> [Supplied material]:
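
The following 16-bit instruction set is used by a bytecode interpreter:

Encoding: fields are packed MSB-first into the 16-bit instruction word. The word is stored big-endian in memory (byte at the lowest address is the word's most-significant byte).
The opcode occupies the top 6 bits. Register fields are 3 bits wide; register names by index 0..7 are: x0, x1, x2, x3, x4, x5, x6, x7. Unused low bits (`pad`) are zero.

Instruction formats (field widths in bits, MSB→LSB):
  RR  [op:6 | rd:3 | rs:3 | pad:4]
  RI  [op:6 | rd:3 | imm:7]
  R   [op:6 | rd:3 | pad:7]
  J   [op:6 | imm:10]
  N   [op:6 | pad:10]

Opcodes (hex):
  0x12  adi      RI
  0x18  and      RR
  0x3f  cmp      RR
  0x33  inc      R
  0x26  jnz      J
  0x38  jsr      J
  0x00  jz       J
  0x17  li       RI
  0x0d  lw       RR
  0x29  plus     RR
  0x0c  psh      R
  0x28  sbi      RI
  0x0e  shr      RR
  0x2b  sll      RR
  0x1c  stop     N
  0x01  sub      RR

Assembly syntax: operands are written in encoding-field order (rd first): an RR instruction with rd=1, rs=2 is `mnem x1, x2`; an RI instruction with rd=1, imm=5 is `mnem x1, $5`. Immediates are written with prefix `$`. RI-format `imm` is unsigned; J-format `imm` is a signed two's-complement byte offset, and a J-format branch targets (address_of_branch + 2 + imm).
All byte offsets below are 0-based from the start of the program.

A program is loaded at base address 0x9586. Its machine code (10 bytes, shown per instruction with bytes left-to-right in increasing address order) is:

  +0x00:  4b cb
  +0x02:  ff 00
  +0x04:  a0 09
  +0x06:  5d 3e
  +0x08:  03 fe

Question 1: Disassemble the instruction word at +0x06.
li x2, $62

@+06  big-endian(5d 3e) = 0x5d3e
  top 6b → 0x17 → li [RI]
  rd: (w>>7)&0x7=0x2 → x2
  imm: (w>>0)&0x7f=0x3e → $62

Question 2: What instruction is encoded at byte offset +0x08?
jz $-2

+0x08: 03 fe ⇒ word 0x03fe (big)
  top 6b → 0x0 → jz [J]
  [9:0] imm=1022 (s10→-2) = $-2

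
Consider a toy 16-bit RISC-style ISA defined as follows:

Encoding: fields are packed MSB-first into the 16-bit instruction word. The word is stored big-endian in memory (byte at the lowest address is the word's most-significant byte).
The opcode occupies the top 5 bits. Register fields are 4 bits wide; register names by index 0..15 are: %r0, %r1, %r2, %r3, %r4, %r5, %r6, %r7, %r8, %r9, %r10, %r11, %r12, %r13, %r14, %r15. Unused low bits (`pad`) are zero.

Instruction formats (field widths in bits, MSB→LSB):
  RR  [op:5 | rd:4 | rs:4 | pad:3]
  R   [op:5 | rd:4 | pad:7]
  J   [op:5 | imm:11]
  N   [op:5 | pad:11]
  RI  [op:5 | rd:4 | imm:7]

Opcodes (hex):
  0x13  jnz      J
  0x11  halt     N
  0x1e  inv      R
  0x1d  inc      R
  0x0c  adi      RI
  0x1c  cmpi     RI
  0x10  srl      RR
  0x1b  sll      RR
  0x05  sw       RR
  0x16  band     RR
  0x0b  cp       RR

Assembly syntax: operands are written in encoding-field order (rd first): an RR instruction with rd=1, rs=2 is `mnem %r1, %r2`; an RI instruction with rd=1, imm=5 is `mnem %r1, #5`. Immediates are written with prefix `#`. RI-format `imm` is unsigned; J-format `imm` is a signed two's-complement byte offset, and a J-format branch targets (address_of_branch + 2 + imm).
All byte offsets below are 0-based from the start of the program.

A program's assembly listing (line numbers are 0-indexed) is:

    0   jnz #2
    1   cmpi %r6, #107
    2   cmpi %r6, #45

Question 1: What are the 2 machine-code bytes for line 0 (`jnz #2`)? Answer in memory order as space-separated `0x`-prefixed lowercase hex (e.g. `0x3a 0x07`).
0x98 0x02

line 0 (jnz): pack op=0x13:5|imm=2:11 = 0x9802; big→ 98 02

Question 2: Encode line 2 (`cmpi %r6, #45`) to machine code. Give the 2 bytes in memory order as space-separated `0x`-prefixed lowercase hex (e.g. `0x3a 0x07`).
2. cmpi fields op=0x1c:5|rd=6:4|imm=45:7 → word e32dh → e3 2d

0xe3 0x2d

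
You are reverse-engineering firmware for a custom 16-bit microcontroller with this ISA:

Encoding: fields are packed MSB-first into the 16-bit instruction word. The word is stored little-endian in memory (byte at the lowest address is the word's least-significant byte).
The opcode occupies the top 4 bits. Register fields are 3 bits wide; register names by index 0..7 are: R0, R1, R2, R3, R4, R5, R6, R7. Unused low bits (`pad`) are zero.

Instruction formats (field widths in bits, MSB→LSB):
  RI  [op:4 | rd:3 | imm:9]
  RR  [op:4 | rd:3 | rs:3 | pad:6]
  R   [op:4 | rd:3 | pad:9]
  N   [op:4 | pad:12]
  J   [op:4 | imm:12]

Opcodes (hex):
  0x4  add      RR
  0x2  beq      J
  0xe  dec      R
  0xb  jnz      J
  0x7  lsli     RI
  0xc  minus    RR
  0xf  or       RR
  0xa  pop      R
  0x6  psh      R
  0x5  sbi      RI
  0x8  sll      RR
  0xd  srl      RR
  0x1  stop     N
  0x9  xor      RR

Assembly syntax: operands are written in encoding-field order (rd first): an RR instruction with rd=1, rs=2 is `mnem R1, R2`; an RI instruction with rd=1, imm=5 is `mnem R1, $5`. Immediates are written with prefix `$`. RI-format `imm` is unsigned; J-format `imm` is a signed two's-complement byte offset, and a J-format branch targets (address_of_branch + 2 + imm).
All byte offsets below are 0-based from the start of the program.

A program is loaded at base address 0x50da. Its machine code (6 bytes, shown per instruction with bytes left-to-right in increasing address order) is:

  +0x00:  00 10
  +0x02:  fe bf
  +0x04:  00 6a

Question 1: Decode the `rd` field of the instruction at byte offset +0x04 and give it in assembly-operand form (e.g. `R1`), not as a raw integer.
R5

off 0x04: read 00 6a as little → 0x6a00
  opcode bits[15:12]=0x6: psh/R
  [11:9] rd=5 = R5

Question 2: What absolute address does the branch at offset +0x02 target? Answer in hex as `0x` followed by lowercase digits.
0x50dc

[02] fe bf → 0xbffe
  opcode bits[15:12]=0xb: jnz/J
  [11:0] imm=4094 (s12→-2) = $-2
  target = base 0x50da + off 0x02 + 2 + imm -2 = 0x50dc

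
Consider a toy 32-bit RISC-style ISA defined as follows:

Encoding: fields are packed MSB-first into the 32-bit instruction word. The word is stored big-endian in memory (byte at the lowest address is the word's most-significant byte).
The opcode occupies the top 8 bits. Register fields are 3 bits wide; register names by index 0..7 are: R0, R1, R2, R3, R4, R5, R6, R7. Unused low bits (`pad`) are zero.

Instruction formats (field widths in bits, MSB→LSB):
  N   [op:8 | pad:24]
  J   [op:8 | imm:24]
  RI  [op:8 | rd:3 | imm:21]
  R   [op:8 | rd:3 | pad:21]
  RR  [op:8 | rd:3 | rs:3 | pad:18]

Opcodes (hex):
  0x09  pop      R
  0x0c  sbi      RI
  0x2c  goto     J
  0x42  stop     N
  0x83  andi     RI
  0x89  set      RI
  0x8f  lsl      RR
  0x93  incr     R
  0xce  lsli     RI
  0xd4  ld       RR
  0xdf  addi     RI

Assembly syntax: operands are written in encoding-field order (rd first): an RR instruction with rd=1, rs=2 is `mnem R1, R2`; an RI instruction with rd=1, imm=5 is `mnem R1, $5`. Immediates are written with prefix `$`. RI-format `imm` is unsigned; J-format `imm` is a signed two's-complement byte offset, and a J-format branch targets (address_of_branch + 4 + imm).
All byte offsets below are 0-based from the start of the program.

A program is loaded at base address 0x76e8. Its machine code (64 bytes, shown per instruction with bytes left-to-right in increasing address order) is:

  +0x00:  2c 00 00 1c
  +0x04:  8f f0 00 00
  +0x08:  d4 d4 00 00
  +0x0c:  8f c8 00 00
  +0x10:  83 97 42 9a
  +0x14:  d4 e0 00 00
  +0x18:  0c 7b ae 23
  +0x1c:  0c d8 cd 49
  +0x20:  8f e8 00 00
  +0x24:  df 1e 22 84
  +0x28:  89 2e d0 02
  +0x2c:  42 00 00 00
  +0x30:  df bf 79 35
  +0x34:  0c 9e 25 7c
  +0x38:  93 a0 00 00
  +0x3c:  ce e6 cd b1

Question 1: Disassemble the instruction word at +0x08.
ld R6, R5

@+08  big-endian(d4 d4 00 00) = 0xd4d40000
  opcode bits[31:24]=0xd4: ld/RR
  [23:21] rd=6 = R6
  [20:18] rs=5 = R5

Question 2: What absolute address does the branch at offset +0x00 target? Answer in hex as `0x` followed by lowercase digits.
0x7708

@+00  big-endian(2c 00 00 1c) = 0x2c00001c
  opcode bits[31:24]=0x2c: goto/J
  imm: (w>>0)&0xffffff=0x1c → $28
  target = base 0x76e8 + off 0x00 + 4 + imm 28 = 0x7708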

> [Work required]: Using the data above, say how many lines include "loaded". No other reply is needed.

> [Answer box]: 3